- [REQUIREMENT]
From the data that follows, copy every line holding the string "awarded".

- [MATERIAL FOR THIS TASK]

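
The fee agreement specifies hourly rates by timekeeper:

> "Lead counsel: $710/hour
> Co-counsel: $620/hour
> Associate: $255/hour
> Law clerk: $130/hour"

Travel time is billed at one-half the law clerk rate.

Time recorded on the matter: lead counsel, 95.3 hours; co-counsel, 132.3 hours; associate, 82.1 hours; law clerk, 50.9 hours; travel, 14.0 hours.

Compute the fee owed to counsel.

$178,151.50

Lead counsel: 95.3 × $710 = $67,663.00
Co-counsel: 132.3 × $620 = $82,026.00
Associate: 82.1 × $255 = $20,935.50
Law clerk: 50.9 × $130 = $6,617.00
Subtotal: $67,663.00 + $82,026.00 + $20,935.50 + $6,617.00 = $177,241.50
Travel: 14.0 × ($130 ÷ 2) = 14.0 × $65.00 = $910.00
Total: $177,241.50 + $910.00 = $178,151.50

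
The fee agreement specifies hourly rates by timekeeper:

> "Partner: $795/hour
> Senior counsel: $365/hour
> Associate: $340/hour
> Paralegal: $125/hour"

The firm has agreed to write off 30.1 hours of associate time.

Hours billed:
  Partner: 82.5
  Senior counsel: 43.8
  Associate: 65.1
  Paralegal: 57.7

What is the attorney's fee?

$100,687.00

Partner: 82.5 × $795 = $65,587.50
Senior counsel: 43.8 × $365 = $15,987.00
Associate: 65.1 × $340 = $22,134.00
Paralegal: 57.7 × $125 = $7,212.50
Subtotal: $110,921.00
Write-off: 30.1 × $340 = $10,234.00
Total: $110,921.00 − $10,234.00 = $100,687.00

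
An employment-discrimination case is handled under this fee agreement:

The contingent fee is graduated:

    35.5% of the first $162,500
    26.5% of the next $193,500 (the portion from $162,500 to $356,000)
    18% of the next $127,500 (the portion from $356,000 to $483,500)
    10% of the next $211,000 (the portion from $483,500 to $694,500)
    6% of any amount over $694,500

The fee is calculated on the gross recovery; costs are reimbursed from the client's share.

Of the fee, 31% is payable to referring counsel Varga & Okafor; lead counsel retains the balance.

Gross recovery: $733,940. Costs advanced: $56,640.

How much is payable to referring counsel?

Fee base is the gross recovery, $733,940; costs are reimbursed separately.
First $162,500 at 35.5% = $57,687.50
Next $193,500 at 26.5% = $51,277.50
Next $127,500 at 18% = $22,950.00
Next $211,000 at 10% = $21,100.00
Remaining $39,440 at 6% = $2,366.40
Fee: $57,687.50 + $51,277.50 + $22,950.00 + $21,100.00 + $2,366.40 = $155,381.40
Referral share: 31% of $155,381.40 = $48,168.23; lead counsel retains $155,381.40 − $48,168.23 = $107,213.17.

$48,168.23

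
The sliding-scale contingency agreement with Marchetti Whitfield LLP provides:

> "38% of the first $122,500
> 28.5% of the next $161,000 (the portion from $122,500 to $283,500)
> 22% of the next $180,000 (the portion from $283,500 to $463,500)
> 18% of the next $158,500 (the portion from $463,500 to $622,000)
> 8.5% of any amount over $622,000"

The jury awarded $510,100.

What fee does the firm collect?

$140,423.00

First $122,500 at 38% = $46,550.00
Next $161,000 at 28.5% = $45,885.00
Next $180,000 at 22% = $39,600.00
Remaining $46,600 at 18% = $8,388.00
Fee: $46,550.00 + $45,885.00 + $39,600.00 + $8,388.00 = $140,423.00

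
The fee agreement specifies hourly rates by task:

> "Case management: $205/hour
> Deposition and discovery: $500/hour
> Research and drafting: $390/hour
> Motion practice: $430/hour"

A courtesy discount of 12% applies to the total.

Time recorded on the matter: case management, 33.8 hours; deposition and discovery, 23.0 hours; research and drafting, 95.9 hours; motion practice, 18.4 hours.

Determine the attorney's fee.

$56,092.96

Case management: 33.8 × $205 = $6,929.00
Deposition and discovery: 23.0 × $500 = $11,500.00
Research and drafting: 95.9 × $390 = $37,401.00
Motion practice: 18.4 × $430 = $7,912.00
Subtotal: $63,742.00
Less 12% discount: −$7,649.04
Total: $63,742.00 − $7,649.04 = $56,092.96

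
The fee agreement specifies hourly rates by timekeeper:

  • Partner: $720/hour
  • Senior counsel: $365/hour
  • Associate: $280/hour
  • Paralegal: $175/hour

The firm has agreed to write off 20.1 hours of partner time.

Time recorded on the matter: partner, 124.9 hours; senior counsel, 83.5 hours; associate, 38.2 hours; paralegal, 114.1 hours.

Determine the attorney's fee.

Partner: 124.9 × $720 = $89,928.00
Senior counsel: 83.5 × $365 = $30,477.50
Associate: 38.2 × $280 = $10,696.00
Paralegal: 114.1 × $175 = $19,967.50
Subtotal: $151,069.00
Write-off: 20.1 × $720 = $14,472.00
Total: $151,069.00 − $14,472.00 = $136,597.00

$136,597.00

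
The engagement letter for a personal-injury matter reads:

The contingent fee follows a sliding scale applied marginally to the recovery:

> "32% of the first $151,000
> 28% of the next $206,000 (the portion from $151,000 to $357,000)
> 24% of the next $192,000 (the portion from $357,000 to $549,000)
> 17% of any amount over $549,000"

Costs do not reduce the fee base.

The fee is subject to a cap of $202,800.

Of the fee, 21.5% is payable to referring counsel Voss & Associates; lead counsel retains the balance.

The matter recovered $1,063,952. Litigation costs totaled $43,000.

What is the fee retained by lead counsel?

$159,198.00

Fee base is the gross recovery, $1,063,952; costs are reimbursed separately.
First $151,000 at 32% = $48,320.00
Next $206,000 at 28% = $57,680.00
Next $192,000 at 24% = $46,080.00
Remaining $514,952 at 17% = $87,541.84
Fee: $48,320.00 + $57,680.00 + $46,080.00 + $87,541.84 = $239,621.84
$239,621.84 exceeds the $202,800 cap, so the fee is capped at $202,800.00.
Referral share: 21.5% of $202,800.00 = $43,602.00; lead counsel retains $202,800.00 − $43,602.00 = $159,198.00.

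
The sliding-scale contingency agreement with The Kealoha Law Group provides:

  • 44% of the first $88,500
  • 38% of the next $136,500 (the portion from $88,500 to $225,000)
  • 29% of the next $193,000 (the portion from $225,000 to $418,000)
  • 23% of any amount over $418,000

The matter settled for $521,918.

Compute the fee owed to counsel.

First $88,500 at 44% = $38,940.00
Next $136,500 at 38% = $51,870.00
Next $193,000 at 29% = $55,970.00
Remaining $103,918 at 23% = $23,901.14
Fee: $38,940.00 + $51,870.00 + $55,970.00 + $23,901.14 = $170,681.14

$170,681.14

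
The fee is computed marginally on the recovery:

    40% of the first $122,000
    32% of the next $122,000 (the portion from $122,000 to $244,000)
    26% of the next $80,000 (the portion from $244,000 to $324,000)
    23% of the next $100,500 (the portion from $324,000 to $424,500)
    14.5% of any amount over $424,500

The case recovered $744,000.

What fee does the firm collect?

$178,082.50

First $122,000 at 40% = $48,800.00
Next $122,000 at 32% = $39,040.00
Next $80,000 at 26% = $20,800.00
Next $100,500 at 23% = $23,115.00
Remaining $319,500 at 14.5% = $46,327.50
Fee: $48,800.00 + $39,040.00 + $20,800.00 + $23,115.00 + $46,327.50 = $178,082.50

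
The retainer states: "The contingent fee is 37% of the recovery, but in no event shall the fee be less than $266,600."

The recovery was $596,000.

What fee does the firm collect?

$266,600.00

37% of $596,000 = $220,520.00
That is below the $266,600 minimum, so the minimum applies.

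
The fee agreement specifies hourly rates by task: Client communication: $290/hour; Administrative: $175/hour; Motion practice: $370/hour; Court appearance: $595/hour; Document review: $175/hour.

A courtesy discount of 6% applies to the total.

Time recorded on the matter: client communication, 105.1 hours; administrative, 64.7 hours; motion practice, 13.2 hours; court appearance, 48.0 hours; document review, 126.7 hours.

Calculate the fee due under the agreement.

$91,572.92

Client communication: 105.1 × $290 = $30,479.00
Administrative: 64.7 × $175 = $11,322.50
Motion practice: 13.2 × $370 = $4,884.00
Court appearance: 48.0 × $595 = $28,560.00
Document review: 126.7 × $175 = $22,172.50
Subtotal: $97,418.00
Less 6% discount: −$5,845.08
Total: $97,418.00 − $5,845.08 = $91,572.92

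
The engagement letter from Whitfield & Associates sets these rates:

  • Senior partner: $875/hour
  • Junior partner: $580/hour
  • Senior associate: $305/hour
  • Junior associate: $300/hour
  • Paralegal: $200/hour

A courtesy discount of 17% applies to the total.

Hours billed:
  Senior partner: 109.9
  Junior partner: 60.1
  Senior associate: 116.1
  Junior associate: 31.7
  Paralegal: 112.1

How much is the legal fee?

Senior partner: 109.9 × $875 = $96,162.50
Junior partner: 60.1 × $580 = $34,858.00
Senior associate: 116.1 × $305 = $35,410.50
Junior associate: 31.7 × $300 = $9,510.00
Paralegal: 112.1 × $200 = $22,420.00
Subtotal: $198,361.00
Less 17% discount: −$33,721.37
Total: $198,361.00 − $33,721.37 = $164,639.63

$164,639.63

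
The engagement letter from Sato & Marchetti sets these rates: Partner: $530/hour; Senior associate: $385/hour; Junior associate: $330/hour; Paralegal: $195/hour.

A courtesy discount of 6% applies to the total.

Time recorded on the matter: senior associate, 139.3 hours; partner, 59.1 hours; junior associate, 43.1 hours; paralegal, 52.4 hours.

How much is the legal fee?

Partner: 59.1 × $530 = $31,323.00
Senior associate: 139.3 × $385 = $53,630.50
Junior associate: 43.1 × $330 = $14,223.00
Paralegal: 52.4 × $195 = $10,218.00
Subtotal: $109,394.50
Less 6% discount: −$6,563.67
Total: $109,394.50 − $6,563.67 = $102,830.83

$102,830.83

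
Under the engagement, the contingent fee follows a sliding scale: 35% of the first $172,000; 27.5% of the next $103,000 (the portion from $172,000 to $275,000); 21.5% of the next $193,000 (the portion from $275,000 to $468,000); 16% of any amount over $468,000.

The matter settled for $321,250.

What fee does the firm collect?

First $172,000 at 35% = $60,200.00
Next $103,000 at 27.5% = $28,325.00
Remaining $46,250 at 21.5% = $9,943.75
Fee: $60,200.00 + $28,325.00 + $9,943.75 = $98,468.75

$98,468.75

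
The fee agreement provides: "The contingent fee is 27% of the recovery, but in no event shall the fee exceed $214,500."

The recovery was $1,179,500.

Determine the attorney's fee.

27% of $1,179,500 = $318,465.00
That exceeds the $214,500 cap, so the fee is capped at $214,500.

$214,500.00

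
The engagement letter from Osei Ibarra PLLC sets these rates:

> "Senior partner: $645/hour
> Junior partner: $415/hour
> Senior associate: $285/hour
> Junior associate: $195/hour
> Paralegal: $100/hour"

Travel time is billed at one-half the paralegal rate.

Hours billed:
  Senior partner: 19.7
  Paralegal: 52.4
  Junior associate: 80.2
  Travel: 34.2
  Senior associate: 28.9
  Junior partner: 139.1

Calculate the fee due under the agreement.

Senior partner: 19.7 × $645 = $12,706.50
Junior partner: 139.1 × $415 = $57,726.50
Senior associate: 28.9 × $285 = $8,236.50
Junior associate: 80.2 × $195 = $15,639.00
Paralegal: 52.4 × $100 = $5,240.00
Subtotal: $12,706.50 + $57,726.50 + $8,236.50 + $15,639.00 + $5,240.00 = $99,548.50
Travel: 34.2 × ($100 ÷ 2) = 34.2 × $50.00 = $1,710.00
Total: $99,548.50 + $1,710.00 = $101,258.50

$101,258.50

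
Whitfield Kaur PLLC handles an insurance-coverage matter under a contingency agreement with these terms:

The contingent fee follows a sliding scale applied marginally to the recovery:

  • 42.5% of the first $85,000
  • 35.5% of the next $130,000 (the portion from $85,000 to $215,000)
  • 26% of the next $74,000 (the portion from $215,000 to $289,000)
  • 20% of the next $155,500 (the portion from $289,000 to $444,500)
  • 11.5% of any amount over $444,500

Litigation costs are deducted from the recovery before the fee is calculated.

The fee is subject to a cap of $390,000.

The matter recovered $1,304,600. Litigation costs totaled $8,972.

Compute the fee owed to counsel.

Fee base (net of costs): $1,304,600 − $8,972 = $1,295,628
First $85,000 at 42.5% = $36,125.00
Next $130,000 at 35.5% = $46,150.00
Next $74,000 at 26% = $19,240.00
Next $155,500 at 20% = $31,100.00
Remaining $851,128 at 11.5% = $97,879.72
Fee: $36,125.00 + $46,150.00 + $19,240.00 + $31,100.00 + $97,879.72 = $230,494.72
$230,494.72 is under the $390,000 cap.

$230,494.72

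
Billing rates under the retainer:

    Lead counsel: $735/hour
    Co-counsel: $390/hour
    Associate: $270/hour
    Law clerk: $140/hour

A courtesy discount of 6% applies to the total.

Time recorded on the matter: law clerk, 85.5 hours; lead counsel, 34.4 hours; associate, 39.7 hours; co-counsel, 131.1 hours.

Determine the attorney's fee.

$93,155.88

Lead counsel: 34.4 × $735 = $25,284.00
Co-counsel: 131.1 × $390 = $51,129.00
Associate: 39.7 × $270 = $10,719.00
Law clerk: 85.5 × $140 = $11,970.00
Subtotal: $99,102.00
Less 6% discount: −$5,946.12
Total: $99,102.00 − $5,946.12 = $93,155.88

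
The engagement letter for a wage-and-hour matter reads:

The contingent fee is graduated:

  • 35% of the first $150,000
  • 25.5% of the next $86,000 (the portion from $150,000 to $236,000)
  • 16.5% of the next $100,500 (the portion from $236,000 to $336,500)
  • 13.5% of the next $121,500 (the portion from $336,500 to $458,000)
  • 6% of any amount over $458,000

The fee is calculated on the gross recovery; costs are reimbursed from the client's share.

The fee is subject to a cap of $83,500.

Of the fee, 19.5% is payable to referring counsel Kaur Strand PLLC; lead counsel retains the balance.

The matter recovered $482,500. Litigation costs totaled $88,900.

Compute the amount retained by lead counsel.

Fee base is the gross recovery, $482,500; costs are reimbursed separately.
First $150,000 at 35% = $52,500.00
Next $86,000 at 25.5% = $21,930.00
Next $100,500 at 16.5% = $16,582.50
Next $121,500 at 13.5% = $16,402.50
Remaining $24,500 at 6% = $1,470.00
Fee: $52,500.00 + $21,930.00 + $16,582.50 + $16,402.50 + $1,470.00 = $108,885.00
$108,885.00 exceeds the $83,500 cap, so the fee is capped at $83,500.00.
Referral share: 19.5% of $83,500.00 = $16,282.50; lead counsel retains $83,500.00 − $16,282.50 = $67,217.50.

$67,217.50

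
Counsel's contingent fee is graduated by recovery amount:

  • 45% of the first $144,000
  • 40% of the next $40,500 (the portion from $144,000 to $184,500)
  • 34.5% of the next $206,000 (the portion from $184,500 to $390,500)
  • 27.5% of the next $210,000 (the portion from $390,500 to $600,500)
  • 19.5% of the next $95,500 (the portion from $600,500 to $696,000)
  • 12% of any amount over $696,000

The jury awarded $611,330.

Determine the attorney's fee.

$211,931.85

First $144,000 at 45% = $64,800.00
Next $40,500 at 40% = $16,200.00
Next $206,000 at 34.5% = $71,070.00
Next $210,000 at 27.5% = $57,750.00
Remaining $10,830 at 19.5% = $2,111.85
Fee: $64,800.00 + $16,200.00 + $71,070.00 + $57,750.00 + $2,111.85 = $211,931.85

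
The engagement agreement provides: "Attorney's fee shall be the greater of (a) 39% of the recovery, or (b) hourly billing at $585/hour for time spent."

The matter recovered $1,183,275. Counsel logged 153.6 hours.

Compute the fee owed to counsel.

(a) 39% of $1,183,275 = $461,477.25
(b) 153.6 × $585 = $89,856.00
The greater is (a): $461,477.25.

$461,477.25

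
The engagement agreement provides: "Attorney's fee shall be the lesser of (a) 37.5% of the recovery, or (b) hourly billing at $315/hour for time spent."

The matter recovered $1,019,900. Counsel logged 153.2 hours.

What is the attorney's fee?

(a) 37.5% of $1,019,900 = $382,462.50
(b) 153.2 × $315 = $48,258.00
The lesser is (b): $48,258.00.

$48,258.00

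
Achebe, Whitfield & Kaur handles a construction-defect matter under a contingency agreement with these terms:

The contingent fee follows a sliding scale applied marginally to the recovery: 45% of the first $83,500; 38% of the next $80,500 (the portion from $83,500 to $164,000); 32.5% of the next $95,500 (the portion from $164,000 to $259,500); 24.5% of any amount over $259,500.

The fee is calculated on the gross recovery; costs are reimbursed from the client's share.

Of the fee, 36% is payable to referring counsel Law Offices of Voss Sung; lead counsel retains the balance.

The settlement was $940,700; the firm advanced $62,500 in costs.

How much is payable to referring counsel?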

- [RESULT BELOW]
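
The jury awarded $510,100.
The jury awarded $611,330.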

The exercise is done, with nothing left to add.